= Exercise description =
Below are some records. Return exactly the lines from the one with "Let V(o) + 7" to the one with "Answer: 15062191/500 ≈ 30124.", and nothing else.

= Records to use =
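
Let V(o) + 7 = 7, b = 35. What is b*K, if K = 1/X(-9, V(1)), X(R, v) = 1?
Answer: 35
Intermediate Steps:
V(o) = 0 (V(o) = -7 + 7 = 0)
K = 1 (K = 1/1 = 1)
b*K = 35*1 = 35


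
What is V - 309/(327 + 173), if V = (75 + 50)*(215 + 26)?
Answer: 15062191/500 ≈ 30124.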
==
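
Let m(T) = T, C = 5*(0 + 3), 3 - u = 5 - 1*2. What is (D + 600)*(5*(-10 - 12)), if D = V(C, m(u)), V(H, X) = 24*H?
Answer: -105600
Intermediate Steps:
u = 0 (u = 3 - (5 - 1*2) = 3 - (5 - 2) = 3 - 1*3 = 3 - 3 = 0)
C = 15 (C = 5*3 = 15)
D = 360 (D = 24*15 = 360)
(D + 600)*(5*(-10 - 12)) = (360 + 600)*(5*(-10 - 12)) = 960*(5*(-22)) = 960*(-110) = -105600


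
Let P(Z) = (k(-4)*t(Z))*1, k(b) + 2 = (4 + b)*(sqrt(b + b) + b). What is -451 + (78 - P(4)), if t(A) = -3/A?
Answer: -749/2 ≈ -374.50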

= Your response =
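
Let V(o) + 7 = 7, b = 35. What is b*K, if K = 1/X(-9, V(1)), X(R, v) = 1?
Answer: 35
Intermediate Steps:
V(o) = 0 (V(o) = -7 + 7 = 0)
K = 1 (K = 1/1 = 1)
b*K = 35*1 = 35


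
What is V - 309/(327 + 173), if V = (75 + 50)*(215 + 26)?
Answer: 15062191/500 ≈ 30124.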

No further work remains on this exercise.